# Exercise aim
When you reach the line that contains "Find the measure of ∠QPR in degrees." in the data below, start reproducing lines exactly, and stop after the line that contains "Let A, S, U, Y, Z".

Stored data
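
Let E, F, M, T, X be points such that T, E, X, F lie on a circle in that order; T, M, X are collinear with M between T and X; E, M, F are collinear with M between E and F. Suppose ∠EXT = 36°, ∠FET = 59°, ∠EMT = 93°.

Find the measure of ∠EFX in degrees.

1. ∠FXT = 59°  [same arc TF]
2. ∠FMX = 93°  [vertical angles at M]
3. ∠EFX = 28°  [△XMF]

∠EFX = 28°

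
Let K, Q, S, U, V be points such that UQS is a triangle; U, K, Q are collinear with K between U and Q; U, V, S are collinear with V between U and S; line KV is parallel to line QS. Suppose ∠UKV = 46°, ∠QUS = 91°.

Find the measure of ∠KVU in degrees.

∠KVU = 43°

1. ∠SQU = 46°  [KV∥QS, corresponding at K]
2. ∠QSU = 43°  [△UQS]
3. ∠KVU = 43°  [KV∥QS, corresponding at V]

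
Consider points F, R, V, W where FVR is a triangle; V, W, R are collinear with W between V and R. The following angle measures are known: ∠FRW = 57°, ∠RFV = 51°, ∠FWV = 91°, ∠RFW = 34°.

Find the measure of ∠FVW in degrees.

∠FVW = 72°

1. ∠FRV = 57°  [W on ray RV]
2. ∠FVR = 72°  [△FVR]
3. ∠FVW = 72°  [W on ray VR]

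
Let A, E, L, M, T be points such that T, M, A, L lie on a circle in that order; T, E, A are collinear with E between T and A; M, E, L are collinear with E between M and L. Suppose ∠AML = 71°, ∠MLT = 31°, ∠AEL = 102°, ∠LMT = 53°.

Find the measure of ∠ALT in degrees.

∠ALT = 56°

1. ∠ATL = 71°  [same arc AL]
2. ∠LAT = 53°  [same arc TL]
3. ∠ALT = 56°  [△TAL]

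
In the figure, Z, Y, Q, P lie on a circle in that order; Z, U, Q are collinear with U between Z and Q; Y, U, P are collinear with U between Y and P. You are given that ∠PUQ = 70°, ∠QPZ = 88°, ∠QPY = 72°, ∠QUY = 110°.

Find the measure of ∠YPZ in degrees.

∠YPZ = 16°

1. ∠PUZ = 110°  [linear pair at U on ZQ]
2. ∠PQZ = 38°  [△QUP]
3. ∠PZQ = 54°  [△ZQP]
4. ∠YPZ = 16°  [△ZUP]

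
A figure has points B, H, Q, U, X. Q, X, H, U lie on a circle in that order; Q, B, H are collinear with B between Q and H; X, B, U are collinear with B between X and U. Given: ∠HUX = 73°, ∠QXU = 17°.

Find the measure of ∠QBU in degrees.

1. ∠QHU = 17°  [same arc QU]
2. ∠HBU = 90°  [△HBU]
3. ∠QBU = 90°  [linear pair at B on QH]

∠QBU = 90°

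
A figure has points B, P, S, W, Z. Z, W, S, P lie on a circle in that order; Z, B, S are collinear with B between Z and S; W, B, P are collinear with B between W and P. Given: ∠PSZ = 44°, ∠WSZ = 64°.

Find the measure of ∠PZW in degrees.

1. ∠PWZ = 44°  [same arc ZP]
2. ∠WPZ = 64°  [same arc ZW]
3. ∠PZW = 72°  [△ZWP]

∠PZW = 72°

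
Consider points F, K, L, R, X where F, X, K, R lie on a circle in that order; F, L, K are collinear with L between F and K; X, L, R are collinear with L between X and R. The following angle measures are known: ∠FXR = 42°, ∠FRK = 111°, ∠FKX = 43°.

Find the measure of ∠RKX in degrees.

∠RKX = 85°

1. ∠FKR = 42°  [same arc FR]
2. ∠FXK = 69°  [cyclic FXKR, opposite ∠X+∠R]
3. ∠KFR = 27°  [△FKR]
4. ∠KFX = 68°  [△FXK]
5. ∠KXR = 27°  [same arc KR]
6. ∠KRX = 68°  [same arc XK]
7. ∠RKX = 85°  [△XKR]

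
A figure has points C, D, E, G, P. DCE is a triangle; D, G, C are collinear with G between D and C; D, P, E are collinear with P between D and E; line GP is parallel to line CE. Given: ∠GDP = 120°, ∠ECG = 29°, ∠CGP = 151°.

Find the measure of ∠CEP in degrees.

∠CEP = 31°

1. ∠CDE = 120°  [G on DC, P on DE]
2. ∠DCE = 29°  [G on ray CD]
3. ∠CED = 31°  [△DCE]
4. ∠CEP = 31°  [P on ray ED]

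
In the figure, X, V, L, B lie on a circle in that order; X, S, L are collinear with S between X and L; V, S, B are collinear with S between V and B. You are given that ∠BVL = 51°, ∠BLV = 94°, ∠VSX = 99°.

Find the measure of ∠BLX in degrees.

1. ∠LBV = 35°  [△VLB]
2. ∠BSL = 99°  [vertical angles at S]
3. ∠BLX = 46°  [△LSB]

∠BLX = 46°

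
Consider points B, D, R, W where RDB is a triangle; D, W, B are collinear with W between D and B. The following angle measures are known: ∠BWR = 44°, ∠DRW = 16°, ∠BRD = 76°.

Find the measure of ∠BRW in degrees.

∠BRW = 60°

1. ∠DWR = 136°  [linear pair at W on DB]
2. ∠RDW = 28°  [△RDW]
3. ∠BDR = 28°  [W on ray DB]
4. ∠DBR = 76°  [△RDB]
5. ∠RBW = 76°  [W on ray BD]
6. ∠BRW = 60°  [△RWB]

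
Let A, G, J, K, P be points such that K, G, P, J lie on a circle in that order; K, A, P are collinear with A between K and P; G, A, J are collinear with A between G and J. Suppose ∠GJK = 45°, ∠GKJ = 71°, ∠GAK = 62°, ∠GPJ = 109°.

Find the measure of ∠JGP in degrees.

1. ∠GPK = 45°  [same arc KG]
2. ∠GAP = 118°  [linear pair at A on KP]
3. ∠JGP = 17°  [△GAP]

∠JGP = 17°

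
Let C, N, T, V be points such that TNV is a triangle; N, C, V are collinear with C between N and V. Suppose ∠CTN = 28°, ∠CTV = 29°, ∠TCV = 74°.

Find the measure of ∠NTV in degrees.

1. ∠CVT = 77°  [△TCV]
2. ∠NCT = 106°  [linear pair at C on NV]
3. ∠NVT = 77°  [C on ray VN]
4. ∠CNT = 46°  [△TNC]
5. ∠TNV = 46°  [C on ray NV]
6. ∠NTV = 57°  [△TNV]

∠NTV = 57°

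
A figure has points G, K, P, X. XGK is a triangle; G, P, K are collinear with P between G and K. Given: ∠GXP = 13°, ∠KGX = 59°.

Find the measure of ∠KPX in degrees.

∠KPX = 72°

1. ∠PGX = 59°  [P on ray GK]
2. ∠GPX = 108°  [△XGP]
3. ∠KPX = 72°  [linear pair at P on GK]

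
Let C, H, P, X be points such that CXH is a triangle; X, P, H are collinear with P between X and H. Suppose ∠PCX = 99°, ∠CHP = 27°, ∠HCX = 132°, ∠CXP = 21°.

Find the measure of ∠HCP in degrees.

1. ∠CPX = 60°  [△CXP]
2. ∠CPH = 120°  [linear pair at P on XH]
3. ∠HCP = 33°  [△CPH]

∠HCP = 33°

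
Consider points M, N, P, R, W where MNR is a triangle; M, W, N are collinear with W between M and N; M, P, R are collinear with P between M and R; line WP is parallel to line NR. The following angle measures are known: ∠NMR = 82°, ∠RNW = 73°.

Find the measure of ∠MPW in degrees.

1. ∠MNR = 73°  [W on ray NM]
2. ∠MRN = 25°  [△MNR]
3. ∠MPW = 25°  [WP∥NR, corresponding at P]

∠MPW = 25°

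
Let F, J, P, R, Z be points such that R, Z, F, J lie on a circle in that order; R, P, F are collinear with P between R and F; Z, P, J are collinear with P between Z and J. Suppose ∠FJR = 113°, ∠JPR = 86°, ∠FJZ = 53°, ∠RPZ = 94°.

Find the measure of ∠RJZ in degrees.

∠RJZ = 60°

1. ∠FZR = 67°  [cyclic RZFJ, opposite ∠Z+∠J]
2. ∠FRZ = 53°  [same arc ZF]
3. ∠RFZ = 60°  [△RZF]
4. ∠RJZ = 60°  [same arc RZ]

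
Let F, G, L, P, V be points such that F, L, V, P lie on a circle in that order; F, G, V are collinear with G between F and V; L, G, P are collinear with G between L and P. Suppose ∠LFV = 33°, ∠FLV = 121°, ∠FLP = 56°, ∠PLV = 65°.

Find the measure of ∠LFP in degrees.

1. ∠LPV = 33°  [same arc LV]
2. ∠LVP = 82°  [△LVP]
3. ∠LFP = 98°  [cyclic FLVP, opposite ∠F+∠V]

∠LFP = 98°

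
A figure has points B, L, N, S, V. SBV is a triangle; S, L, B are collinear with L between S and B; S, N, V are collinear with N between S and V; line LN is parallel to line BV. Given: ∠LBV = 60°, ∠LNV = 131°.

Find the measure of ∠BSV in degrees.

∠BSV = 71°

1. ∠SBV = 60°  [L on ray BS]
2. ∠LNS = 49°  [linear pair at N on SV]
3. ∠NLS = 60°  [LN∥BV, corresponding at L]
4. ∠LSN = 71°  [△SLN]
5. ∠BSV = 71°  [L on SB, N on SV]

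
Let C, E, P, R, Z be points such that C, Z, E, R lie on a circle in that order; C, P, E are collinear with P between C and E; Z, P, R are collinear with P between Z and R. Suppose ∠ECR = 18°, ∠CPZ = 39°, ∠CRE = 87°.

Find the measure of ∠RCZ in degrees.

1. ∠EZR = 18°  [same arc ER]
2. ∠CER = 75°  [△CER]
3. ∠EPZ = 141°  [linear pair at P on CE]
4. ∠CEZ = 21°  [△ZPE]
5. ∠CZR = 75°  [same arc CR]
6. ∠CRZ = 21°  [same arc CZ]
7. ∠RCZ = 84°  [△CZR]

∠RCZ = 84°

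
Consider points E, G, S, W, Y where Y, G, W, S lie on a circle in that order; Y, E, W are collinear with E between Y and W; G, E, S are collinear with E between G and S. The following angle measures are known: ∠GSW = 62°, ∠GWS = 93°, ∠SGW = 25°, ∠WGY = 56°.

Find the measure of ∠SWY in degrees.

1. ∠SYW = 25°  [same arc WS]
2. ∠WSY = 124°  [cyclic YGWS, opposite ∠G+∠S]
3. ∠SWY = 31°  [△YWS]

∠SWY = 31°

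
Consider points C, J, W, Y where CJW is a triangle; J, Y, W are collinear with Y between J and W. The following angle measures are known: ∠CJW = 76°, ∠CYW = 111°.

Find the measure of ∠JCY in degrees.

∠JCY = 35°

1. ∠CJY = 76°  [Y on ray JW]
2. ∠CYJ = 69°  [linear pair at Y on JW]
3. ∠JCY = 35°  [△CJY]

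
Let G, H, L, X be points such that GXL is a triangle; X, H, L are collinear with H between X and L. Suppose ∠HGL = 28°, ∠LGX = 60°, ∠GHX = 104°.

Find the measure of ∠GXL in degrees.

1. ∠GHL = 76°  [linear pair at H on XL]
2. ∠GLH = 76°  [△GHL]
3. ∠GLX = 76°  [H on ray LX]
4. ∠GXL = 44°  [△GXL]

∠GXL = 44°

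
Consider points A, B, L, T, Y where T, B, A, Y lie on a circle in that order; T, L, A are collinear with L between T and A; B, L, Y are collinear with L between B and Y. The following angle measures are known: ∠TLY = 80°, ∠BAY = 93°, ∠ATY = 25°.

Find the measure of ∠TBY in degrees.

∠TBY = 18°

1. ∠BYT = 75°  [△TLY]
2. ∠BTY = 87°  [cyclic TBAY, opposite ∠T+∠A]
3. ∠TBY = 18°  [△TBY]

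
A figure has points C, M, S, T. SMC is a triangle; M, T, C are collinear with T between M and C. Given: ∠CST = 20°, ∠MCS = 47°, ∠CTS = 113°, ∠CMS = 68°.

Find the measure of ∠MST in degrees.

1. ∠MTS = 67°  [linear pair at T on MC]
2. ∠SMT = 68°  [T on ray MC]
3. ∠MST = 45°  [△SMT]

∠MST = 45°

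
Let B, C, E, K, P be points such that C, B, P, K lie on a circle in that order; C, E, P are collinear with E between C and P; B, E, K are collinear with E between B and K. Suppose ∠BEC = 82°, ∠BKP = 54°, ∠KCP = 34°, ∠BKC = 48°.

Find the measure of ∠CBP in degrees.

∠CBP = 78°

1. ∠BCP = 54°  [same arc BP]
2. ∠BPC = 48°  [same arc CB]
3. ∠CBP = 78°  [△CBP]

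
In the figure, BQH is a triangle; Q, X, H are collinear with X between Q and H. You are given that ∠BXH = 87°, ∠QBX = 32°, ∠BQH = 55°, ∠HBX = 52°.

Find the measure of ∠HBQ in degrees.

1. ∠BHX = 41°  [△BXH]
2. ∠BHQ = 41°  [X on ray HQ]
3. ∠HBQ = 84°  [△BQH]

∠HBQ = 84°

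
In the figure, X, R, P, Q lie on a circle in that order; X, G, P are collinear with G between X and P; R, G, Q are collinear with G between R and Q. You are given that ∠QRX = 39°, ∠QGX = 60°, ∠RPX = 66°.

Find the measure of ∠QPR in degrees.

1. ∠QPX = 39°  [same arc XQ]
2. ∠PGR = 60°  [vertical angles at G]
3. ∠PGQ = 120°  [linear pair at G on XP]
4. ∠PRQ = 54°  [△RGP]
5. ∠PQR = 21°  [△PGQ]
6. ∠QPR = 105°  [△RPQ]

∠QPR = 105°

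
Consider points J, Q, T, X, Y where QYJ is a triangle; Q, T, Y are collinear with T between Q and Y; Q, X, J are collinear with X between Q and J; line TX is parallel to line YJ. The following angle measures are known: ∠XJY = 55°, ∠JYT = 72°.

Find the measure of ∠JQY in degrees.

1. ∠QJY = 55°  [X on ray JQ]
2. ∠JYQ = 72°  [T on ray YQ]
3. ∠JQY = 53°  [△QYJ]

∠JQY = 53°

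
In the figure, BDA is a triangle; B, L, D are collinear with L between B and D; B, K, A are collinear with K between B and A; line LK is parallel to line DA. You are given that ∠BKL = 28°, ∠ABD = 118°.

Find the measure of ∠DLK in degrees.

1. ∠BAD = 28°  [LK∥DA, corresponding at K]
2. ∠ADB = 34°  [△BDA]
3. ∠BLK = 34°  [LK∥DA, corresponding at L]
4. ∠DLK = 146°  [linear pair at L on BD]

∠DLK = 146°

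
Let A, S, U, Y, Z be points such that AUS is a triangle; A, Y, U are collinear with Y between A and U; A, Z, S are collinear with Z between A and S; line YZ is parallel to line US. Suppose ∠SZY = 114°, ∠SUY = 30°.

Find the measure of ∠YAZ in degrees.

1. ∠AZY = 66°  [linear pair at Z on AS]
2. ∠AUS = 30°  [Y on ray UA]
3. ∠ASU = 66°  [YZ∥US, corresponding at Z]
4. ∠SAU = 84°  [△AUS]
5. ∠YAZ = 84°  [Y on AU, Z on AS]

∠YAZ = 84°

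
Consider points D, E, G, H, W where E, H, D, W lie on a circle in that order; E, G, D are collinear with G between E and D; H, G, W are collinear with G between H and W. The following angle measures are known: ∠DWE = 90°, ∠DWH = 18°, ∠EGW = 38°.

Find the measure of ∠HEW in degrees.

∠HEW = 88°

1. ∠DHE = 90°  [cyclic EHDW, opposite ∠H+∠W]
2. ∠DEH = 18°  [same arc HD]
3. ∠DGH = 38°  [vertical angles at G]
4. ∠EDH = 72°  [△EHD]
5. ∠EGH = 142°  [linear pair at G on ED]
6. ∠EWH = 72°  [same arc EH]
7. ∠EHW = 20°  [△EGH]
8. ∠HEW = 88°  [△EHW]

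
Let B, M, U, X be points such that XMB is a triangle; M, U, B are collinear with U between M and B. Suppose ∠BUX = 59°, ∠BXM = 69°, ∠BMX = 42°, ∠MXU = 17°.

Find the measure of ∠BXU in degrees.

1. ∠MBX = 69°  [△XMB]
2. ∠UBX = 69°  [U on ray BM]
3. ∠BXU = 52°  [△XUB]

∠BXU = 52°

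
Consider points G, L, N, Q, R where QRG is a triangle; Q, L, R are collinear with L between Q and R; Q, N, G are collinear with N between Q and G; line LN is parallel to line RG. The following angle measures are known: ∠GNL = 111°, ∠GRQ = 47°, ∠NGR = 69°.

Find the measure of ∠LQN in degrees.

∠LQN = 64°

1. ∠LNQ = 69°  [linear pair at N on QG]
2. ∠NLQ = 47°  [LN∥RG, corresponding at L]
3. ∠LQN = 64°  [△QLN]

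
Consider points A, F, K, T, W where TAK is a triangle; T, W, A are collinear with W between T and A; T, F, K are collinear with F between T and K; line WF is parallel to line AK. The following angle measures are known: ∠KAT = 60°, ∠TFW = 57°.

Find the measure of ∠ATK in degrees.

1. ∠FWT = 60°  [WF∥AK, corresponding at W]
2. ∠FTW = 63°  [△TWF]
3. ∠ATK = 63°  [W on TA, F on TK]

∠ATK = 63°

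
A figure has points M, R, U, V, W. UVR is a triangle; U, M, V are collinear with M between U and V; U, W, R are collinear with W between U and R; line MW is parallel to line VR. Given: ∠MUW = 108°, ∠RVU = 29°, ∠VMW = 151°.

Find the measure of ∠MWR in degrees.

∠MWR = 137°

1. ∠RUV = 108°  [M on UV, W on UR]
2. ∠URV = 43°  [△UVR]
3. ∠MWU = 43°  [MW∥VR, corresponding at W]
4. ∠MWR = 137°  [linear pair at W on UR]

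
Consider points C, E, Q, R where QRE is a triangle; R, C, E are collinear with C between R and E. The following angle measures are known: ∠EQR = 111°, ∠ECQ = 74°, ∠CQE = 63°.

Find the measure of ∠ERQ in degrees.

1. ∠CEQ = 43°  [△QCE]
2. ∠QER = 43°  [C on ray ER]
3. ∠ERQ = 26°  [△QRE]

∠ERQ = 26°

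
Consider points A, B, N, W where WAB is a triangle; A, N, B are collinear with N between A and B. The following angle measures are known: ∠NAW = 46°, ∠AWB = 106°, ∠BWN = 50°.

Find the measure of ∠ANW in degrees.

∠ANW = 78°

1. ∠BAW = 46°  [N on ray AB]
2. ∠ABW = 28°  [△WAB]
3. ∠NBW = 28°  [N on ray BA]
4. ∠BNW = 102°  [△WNB]
5. ∠ANW = 78°  [linear pair at N on AB]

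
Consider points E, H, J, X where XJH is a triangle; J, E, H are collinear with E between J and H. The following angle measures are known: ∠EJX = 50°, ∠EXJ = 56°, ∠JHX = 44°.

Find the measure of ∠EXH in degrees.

∠EXH = 30°

1. ∠JEX = 74°  [△XJE]
2. ∠EHX = 44°  [E on ray HJ]
3. ∠HEX = 106°  [linear pair at E on JH]
4. ∠EXH = 30°  [△XEH]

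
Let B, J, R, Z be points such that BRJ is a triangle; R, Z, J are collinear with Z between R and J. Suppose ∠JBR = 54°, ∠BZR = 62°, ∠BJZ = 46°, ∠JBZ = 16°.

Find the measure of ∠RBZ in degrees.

1. ∠BJR = 46°  [Z on ray JR]
2. ∠BRJ = 80°  [△BRJ]
3. ∠BRZ = 80°  [Z on ray RJ]
4. ∠RBZ = 38°  [△BRZ]

∠RBZ = 38°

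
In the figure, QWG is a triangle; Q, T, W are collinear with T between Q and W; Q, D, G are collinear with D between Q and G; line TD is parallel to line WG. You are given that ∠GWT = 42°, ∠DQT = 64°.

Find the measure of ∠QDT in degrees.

∠QDT = 74°

1. ∠GWQ = 42°  [T on ray WQ]
2. ∠GQW = 64°  [T on QW, D on QG]
3. ∠QGW = 74°  [△QWG]
4. ∠QDT = 74°  [TD∥WG, corresponding at D]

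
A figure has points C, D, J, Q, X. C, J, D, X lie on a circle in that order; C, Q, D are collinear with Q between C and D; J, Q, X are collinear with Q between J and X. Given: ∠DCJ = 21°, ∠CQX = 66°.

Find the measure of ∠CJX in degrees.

1. ∠DXJ = 21°  [same arc JD]
2. ∠DQX = 114°  [linear pair at Q on CD]
3. ∠CDX = 45°  [△DQX]
4. ∠CJX = 45°  [same arc CX]

∠CJX = 45°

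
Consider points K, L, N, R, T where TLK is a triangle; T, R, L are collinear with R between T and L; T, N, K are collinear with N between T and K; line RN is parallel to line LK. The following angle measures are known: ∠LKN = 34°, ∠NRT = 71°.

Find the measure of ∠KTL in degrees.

1. ∠LKT = 34°  [N on ray KT]
2. ∠KLT = 71°  [RN∥LK, corresponding at R]
3. ∠KTL = 75°  [△TLK]

∠KTL = 75°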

# Solution to the problem
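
Find the measure of ∠QPR in degrees.

1. ∠QPX = 39°  [same arc XQ]
2. ∠PGR = 60°  [vertical angles at G]
3. ∠PGQ = 120°  [linear pair at G on XP]
4. ∠PRQ = 54°  [△RGP]
5. ∠PQR = 21°  [△PGQ]
6. ∠QPR = 105°  [△RPQ]

∠QPR = 105°

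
Consider points J, Q, T, X, Y where QYJ is a triangle; Q, T, Y are collinear with T between Q and Y; Q, X, J are collinear with X between Q and J; line TX is parallel to line YJ. The following angle measures are known: ∠XJY = 55°, ∠JYT = 72°.

Find the measure of ∠JQY in degrees.

1. ∠QJY = 55°  [X on ray JQ]
2. ∠JYQ = 72°  [T on ray YQ]
3. ∠JQY = 53°  [△QYJ]

∠JQY = 53°

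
In the figure, BDA is a triangle; B, L, D are collinear with L between B and D; B, K, A are collinear with K between B and A; line LK is parallel to line DA. You are given that ∠BKL = 28°, ∠ABD = 118°.

Find the measure of ∠DLK in degrees.

1. ∠BAD = 28°  [LK∥DA, corresponding at K]
2. ∠ADB = 34°  [△BDA]
3. ∠BLK = 34°  [LK∥DA, corresponding at L]
4. ∠DLK = 146°  [linear pair at L on BD]

∠DLK = 146°

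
Let A, S, U, Y, Z be points such that AUS is a triangle; A, Y, U are collinear with Y between A and U; A, Z, S are collinear with Z between A and S; line YZ is parallel to line US. Suppose ∠SZY = 114°, ∠SUY = 30°.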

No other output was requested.